Keep only the lines from the top of the listing through the one with "D3: Gauss code: O2+", and reproduce them unaltered.

Content starts

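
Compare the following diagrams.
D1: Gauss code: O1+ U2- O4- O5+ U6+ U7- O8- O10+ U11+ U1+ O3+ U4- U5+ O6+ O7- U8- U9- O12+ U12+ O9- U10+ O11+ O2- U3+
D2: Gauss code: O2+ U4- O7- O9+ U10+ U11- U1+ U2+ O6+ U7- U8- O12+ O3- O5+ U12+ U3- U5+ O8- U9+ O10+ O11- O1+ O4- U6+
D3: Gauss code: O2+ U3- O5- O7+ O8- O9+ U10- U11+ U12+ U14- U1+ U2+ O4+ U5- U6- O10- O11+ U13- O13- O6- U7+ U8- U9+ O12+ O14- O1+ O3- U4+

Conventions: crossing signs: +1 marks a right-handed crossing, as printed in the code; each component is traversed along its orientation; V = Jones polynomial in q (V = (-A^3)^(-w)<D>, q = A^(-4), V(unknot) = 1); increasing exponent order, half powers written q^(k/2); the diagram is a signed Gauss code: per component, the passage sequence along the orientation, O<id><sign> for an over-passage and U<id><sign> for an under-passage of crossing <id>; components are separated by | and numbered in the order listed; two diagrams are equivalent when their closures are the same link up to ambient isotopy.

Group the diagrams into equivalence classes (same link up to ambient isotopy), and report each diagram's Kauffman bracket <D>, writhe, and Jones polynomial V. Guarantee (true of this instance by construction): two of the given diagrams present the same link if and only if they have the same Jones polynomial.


classes: {D1, D2, D3}
V(D1) = 1  [12 crossings, <D> = A^6, w = +2]
V(D2) = 1  [12 crossings, <D> = A^6, w = +2]
V(D3) = 1  (w 0, c 14, <D> = 1)
insight: all 3 diagrams share one V(q), hence one class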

Content ends

SOLUTION TO THE EXERCISE »
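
Compare the following diagrams.
D1: Gauss code: O1+ U2- O4- O5+ U6+ U7- O8- O10+ U11+ U1+ O3+ U4- U5+ O6+ O7- U8- U9- O12+ U12+ O9- U10+ O11+ O2- U3+
D2: Gauss code: O2+ U4- O7- O9+ U10+ U11- U1+ U2+ O6+ U7- U8- O12+ O3- O5+ U12+ U3- U5+ O8- U9+ O10+ O11- O1+ O4- U6+
D3: Gauss code: O2+ U3- O5- O7+ O8- O9+ U10- U11+ U12+ U14- U1+ U2+ O4+ U5- U6- O10- O11+ U13- O13- O6- U7+ U8- U9+ O12+ O14- O1+ O3- U4+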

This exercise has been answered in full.